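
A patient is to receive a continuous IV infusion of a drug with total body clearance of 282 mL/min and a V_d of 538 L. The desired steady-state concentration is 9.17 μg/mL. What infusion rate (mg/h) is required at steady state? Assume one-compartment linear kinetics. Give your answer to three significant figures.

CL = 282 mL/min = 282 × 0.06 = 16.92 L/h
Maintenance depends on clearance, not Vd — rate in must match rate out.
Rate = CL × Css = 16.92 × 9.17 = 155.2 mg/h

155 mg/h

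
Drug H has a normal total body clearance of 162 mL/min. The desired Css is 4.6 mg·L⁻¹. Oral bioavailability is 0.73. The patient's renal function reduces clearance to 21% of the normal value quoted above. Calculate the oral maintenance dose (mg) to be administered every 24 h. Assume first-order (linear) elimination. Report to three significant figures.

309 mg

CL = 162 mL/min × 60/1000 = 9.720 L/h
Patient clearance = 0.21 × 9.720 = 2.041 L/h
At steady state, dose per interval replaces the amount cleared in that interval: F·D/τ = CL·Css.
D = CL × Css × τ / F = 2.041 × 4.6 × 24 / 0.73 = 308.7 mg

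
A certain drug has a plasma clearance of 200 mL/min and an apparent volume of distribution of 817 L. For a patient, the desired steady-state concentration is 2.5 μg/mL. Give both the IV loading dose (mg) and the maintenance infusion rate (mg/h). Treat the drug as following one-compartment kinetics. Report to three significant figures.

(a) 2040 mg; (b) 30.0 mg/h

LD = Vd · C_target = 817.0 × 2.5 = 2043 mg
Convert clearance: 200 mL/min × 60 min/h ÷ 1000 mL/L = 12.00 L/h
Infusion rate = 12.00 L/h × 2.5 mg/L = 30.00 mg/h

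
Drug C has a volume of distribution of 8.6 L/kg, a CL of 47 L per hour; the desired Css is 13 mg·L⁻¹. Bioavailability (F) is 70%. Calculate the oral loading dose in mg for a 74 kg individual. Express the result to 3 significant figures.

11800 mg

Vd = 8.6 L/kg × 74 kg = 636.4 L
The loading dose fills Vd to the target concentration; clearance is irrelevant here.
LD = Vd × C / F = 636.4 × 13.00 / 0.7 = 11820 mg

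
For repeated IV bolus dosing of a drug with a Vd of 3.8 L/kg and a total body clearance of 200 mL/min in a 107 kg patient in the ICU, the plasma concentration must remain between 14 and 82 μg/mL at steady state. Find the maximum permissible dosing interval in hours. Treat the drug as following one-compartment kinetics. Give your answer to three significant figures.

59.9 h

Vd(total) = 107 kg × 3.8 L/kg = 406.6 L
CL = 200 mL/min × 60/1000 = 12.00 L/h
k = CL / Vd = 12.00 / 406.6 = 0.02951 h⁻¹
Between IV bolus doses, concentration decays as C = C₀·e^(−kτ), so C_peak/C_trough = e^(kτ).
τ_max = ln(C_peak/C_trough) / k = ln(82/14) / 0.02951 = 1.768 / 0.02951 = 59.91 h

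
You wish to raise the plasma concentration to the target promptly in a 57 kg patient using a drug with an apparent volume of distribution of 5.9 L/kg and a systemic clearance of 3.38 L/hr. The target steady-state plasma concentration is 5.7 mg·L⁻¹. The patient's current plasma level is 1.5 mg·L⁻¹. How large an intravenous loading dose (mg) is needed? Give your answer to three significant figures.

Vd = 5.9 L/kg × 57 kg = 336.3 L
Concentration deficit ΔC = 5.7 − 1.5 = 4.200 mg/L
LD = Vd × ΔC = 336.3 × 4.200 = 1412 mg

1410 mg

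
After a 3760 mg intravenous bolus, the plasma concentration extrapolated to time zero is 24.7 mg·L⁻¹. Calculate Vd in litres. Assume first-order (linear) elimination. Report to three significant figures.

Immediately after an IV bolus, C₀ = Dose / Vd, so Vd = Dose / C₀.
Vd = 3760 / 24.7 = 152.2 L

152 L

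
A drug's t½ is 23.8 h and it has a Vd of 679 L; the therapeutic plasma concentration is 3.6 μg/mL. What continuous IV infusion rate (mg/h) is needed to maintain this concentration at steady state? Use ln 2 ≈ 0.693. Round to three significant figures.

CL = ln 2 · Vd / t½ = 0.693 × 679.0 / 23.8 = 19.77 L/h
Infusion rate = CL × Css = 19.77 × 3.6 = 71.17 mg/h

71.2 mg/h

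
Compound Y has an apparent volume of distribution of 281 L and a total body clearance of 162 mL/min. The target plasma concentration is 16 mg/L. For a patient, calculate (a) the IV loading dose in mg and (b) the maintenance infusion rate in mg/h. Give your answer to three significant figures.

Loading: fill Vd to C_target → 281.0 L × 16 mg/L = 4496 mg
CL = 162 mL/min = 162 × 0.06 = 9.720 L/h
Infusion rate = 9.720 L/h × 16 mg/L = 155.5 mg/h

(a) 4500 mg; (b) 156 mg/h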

------------

**ASSIGNMENT:**
None of the records may be omitted; each is to be printed exactly.

**REPLY:**
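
A patient is to receive a continuous IV infusion of a drug with total body clearance of 282 mL/min and a V_d of 538 L. The desired steady-state concentration is 9.17 μg/mL. What infusion rate (mg/h) is required at steady state? Assume one-compartment linear kinetics. Give your answer to three significant figures.

CL = 282 mL/min = 282 × 0.06 = 16.92 L/h
Maintenance depends on clearance, not Vd — rate in must match rate out.
Rate = CL × Css = 16.92 × 9.17 = 155.2 mg/h

155 mg/h

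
Drug H has a normal total body clearance of 162 mL/min. The desired Css is 4.6 mg·L⁻¹. Oral bioavailability is 0.73. The patient's renal function reduces clearance to 21% of the normal value quoted above. Calculate the oral maintenance dose (mg) to be administered every 24 h. Assume first-order (linear) elimination. Report to three significant figures.

309 mg

CL = 162 mL/min × 60/1000 = 9.720 L/h
Patient clearance = 0.21 × 9.720 = 2.041 L/h
At steady state, dose per interval replaces the amount cleared in that interval: F·D/τ = CL·Css.
D = CL × Css × τ / F = 2.041 × 4.6 × 24 / 0.73 = 308.7 mg

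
A certain drug has a plasma clearance of 200 mL/min and an apparent volume of distribution of 817 L. For a patient, the desired steady-state concentration is 2.5 μg/mL. Give both the IV loading dose (mg) and the maintenance infusion rate (mg/h). Treat the drug as following one-compartment kinetics. Report to three significant figures.

(a) 2040 mg; (b) 30.0 mg/h

LD = Vd · C_target = 817.0 × 2.5 = 2043 mg
Convert clearance: 200 mL/min × 60 min/h ÷ 1000 mL/L = 12.00 L/h
Infusion rate = 12.00 L/h × 2.5 mg/L = 30.00 mg/h

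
Drug C has a volume of distribution of 8.6 L/kg, a CL of 47 L per hour; the desired Css is 13 mg·L⁻¹. Bioavailability (F) is 70%. Calculate the oral loading dose in mg for a 74 kg individual. Express the result to 3 significant figures.

11800 mg

Vd = 8.6 L/kg × 74 kg = 636.4 L
The loading dose fills Vd to the target concentration; clearance is irrelevant here.
LD = Vd × C / F = 636.4 × 13.00 / 0.7 = 11820 mg

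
For repeated IV bolus dosing of a drug with a Vd of 3.8 L/kg and a total body clearance of 200 mL/min in a 107 kg patient in the ICU, the plasma concentration must remain between 14 and 82 μg/mL at steady state. Find the maximum permissible dosing interval in hours. Treat the drug as following one-compartment kinetics. Give your answer to three significant figures.

59.9 h

Vd(total) = 107 kg × 3.8 L/kg = 406.6 L
CL = 200 mL/min × 60/1000 = 12.00 L/h
k = CL / Vd = 12.00 / 406.6 = 0.02951 h⁻¹
Between IV bolus doses, concentration decays as C = C₀·e^(−kτ), so C_peak/C_trough = e^(kτ).
τ_max = ln(C_peak/C_trough) / k = ln(82/14) / 0.02951 = 1.768 / 0.02951 = 59.91 h

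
You wish to raise the plasma concentration to the target promptly in a 57 kg patient using a drug with an apparent volume of distribution of 5.9 L/kg and a systemic clearance of 3.38 L/hr. The target steady-state plasma concentration is 5.7 mg·L⁻¹. The patient's current plasma level is 1.5 mg·L⁻¹. How large an intravenous loading dose (mg) is needed? Give your answer to three significant figures.

Vd = 5.9 L/kg × 57 kg = 336.3 L
Concentration deficit ΔC = 5.7 − 1.5 = 4.200 mg/L
LD = Vd × ΔC = 336.3 × 4.200 = 1412 mg

1410 mg

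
After a 3760 mg intravenous bolus, the plasma concentration extrapolated to time zero is 24.7 mg·L⁻¹. Calculate Vd in litres. Assume first-order (linear) elimination. Report to three significant figures.

Immediately after an IV bolus, C₀ = Dose / Vd, so Vd = Dose / C₀.
Vd = 3760 / 24.7 = 152.2 L

152 L

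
A drug's t½ is 23.8 h and it has a Vd of 679 L; the therapeutic plasma concentration is 3.6 μg/mL. What continuous IV infusion rate (mg/h) is needed to maintain this concentration at steady state? Use ln 2 ≈ 0.693. Round to three significant figures.

CL = ln 2 · Vd / t½ = 0.693 × 679.0 / 23.8 = 19.77 L/h
Infusion rate = CL × Css = 19.77 × 3.6 = 71.17 mg/h

71.2 mg/h

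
Compound Y has an apparent volume of distribution of 281 L and a total body clearance of 162 mL/min. The target plasma concentration is 16 mg/L. For a patient, calculate (a) the IV loading dose in mg and (b) the maintenance infusion rate in mg/h. Give your answer to three significant figures.

Loading: fill Vd to C_target → 281.0 L × 16 mg/L = 4496 mg
CL = 162 mL/min = 162 × 0.06 = 9.720 L/h
Infusion rate = 9.720 L/h × 16 mg/L = 155.5 mg/h

(a) 4500 mg; (b) 156 mg/h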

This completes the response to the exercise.